Records supplied section start

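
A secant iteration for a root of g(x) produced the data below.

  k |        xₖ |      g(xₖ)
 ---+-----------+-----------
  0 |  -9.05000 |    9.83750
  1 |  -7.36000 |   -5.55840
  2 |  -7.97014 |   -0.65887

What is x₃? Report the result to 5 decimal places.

-8.05219

x₃ = -7.97014 − (-0.65887)·(-7.97014 − (-7.36000)) / (-0.65887 − (-5.55840))
   = -7.97014 − (0.4020029)/(4.8995300) = -8.0521893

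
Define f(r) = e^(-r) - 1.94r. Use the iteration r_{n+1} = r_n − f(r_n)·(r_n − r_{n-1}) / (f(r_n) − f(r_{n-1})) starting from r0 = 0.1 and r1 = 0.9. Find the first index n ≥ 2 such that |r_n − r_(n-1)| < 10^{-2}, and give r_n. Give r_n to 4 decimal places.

n = 4, r_n = 0.3597

f(0.1) = 0.710837, f(0.9) = -1.339430
r2 = 0.900000 − (-1.339430)·(0.800000)/(-2.050268) = 0.377364;  |Δ| = 0.522636
f(0.377364) = -0.046419
r3 = 0.377364 − (-0.046419)·(-0.522636)/(1.293011) = 0.358601;  |Δ| = 0.018763
f(0.358601) = 0.002967
r4 = 0.358601 − 0.002967·(-0.018763)/(0.049386) = 0.359728;  |Δ| = 0.001127
|r4 − r3| = 0.001127 < 10^{-2}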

Records supplied section end

● **Problem details**
Extract all the material, leaving every line as it is.

● **Output for this exercise**
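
A secant iteration for a root of g(x) produced the data below.

  k |        xₖ |      g(xₖ)
 ---+-----------+-----------
  0 |  -9.05000 |    9.83750
  1 |  -7.36000 |   -5.55840
  2 |  -7.97014 |   -0.65887

What is x₃? Report the result to 5 decimal places.

-8.05219

x₃ = -7.97014 − (-0.65887)·(-7.97014 − (-7.36000)) / (-0.65887 − (-5.55840))
   = -7.97014 − (0.4020029)/(4.8995300) = -8.0521893

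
Define f(r) = e^(-r) - 1.94r. Use the iteration r_{n+1} = r_n − f(r_n)·(r_n − r_{n-1}) / (f(r_n) − f(r_{n-1})) starting from r0 = 0.1 and r1 = 0.9. Find the first index n ≥ 2 such that |r_n − r_(n-1)| < 10^{-2}, and give r_n. Give r_n to 4 decimal places.

n = 4, r_n = 0.3597

f(0.1) = 0.710837, f(0.9) = -1.339430
r2 = 0.900000 − (-1.339430)·(0.800000)/(-2.050268) = 0.377364;  |Δ| = 0.522636
f(0.377364) = -0.046419
r3 = 0.377364 − (-0.046419)·(-0.522636)/(1.293011) = 0.358601;  |Δ| = 0.018763
f(0.358601) = 0.002967
r4 = 0.358601 − 0.002967·(-0.018763)/(0.049386) = 0.359728;  |Δ| = 0.001127
|r4 − r3| = 0.001127 < 10^{-2}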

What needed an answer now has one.